Description of the task: Which lines in the data below contain the word "lavender"? Copy each of them.

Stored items
━━━

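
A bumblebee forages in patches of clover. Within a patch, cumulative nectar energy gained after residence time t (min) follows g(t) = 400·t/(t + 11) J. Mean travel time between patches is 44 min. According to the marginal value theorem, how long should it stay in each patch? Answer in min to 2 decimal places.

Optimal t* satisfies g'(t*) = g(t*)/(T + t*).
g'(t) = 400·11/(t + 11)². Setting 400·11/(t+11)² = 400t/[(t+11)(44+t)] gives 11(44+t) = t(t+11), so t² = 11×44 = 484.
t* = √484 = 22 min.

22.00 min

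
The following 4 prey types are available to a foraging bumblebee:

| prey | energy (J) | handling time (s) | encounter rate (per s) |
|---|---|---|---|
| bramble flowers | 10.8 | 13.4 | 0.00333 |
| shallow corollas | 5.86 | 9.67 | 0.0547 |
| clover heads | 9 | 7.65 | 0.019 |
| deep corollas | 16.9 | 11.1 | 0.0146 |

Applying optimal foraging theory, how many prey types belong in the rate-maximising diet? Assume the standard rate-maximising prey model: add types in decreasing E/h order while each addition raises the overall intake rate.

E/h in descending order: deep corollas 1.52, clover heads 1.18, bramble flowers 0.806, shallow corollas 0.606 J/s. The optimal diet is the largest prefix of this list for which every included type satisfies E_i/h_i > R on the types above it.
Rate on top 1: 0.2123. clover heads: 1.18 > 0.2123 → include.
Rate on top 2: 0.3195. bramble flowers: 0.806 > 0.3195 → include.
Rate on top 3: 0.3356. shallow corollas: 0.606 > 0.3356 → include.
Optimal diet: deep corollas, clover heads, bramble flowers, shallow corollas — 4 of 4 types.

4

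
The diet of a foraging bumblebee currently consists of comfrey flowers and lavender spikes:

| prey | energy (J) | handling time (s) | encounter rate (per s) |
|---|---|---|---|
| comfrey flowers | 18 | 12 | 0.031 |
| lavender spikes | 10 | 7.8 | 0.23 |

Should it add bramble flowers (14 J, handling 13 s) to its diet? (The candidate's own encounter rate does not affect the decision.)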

━━━

Result of this exercise:
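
The diet of a foraging bumblebee currently consists of comfrey flowers and lavender spikes:
| lavender spikes | 10 | 7.8 | 0.23 |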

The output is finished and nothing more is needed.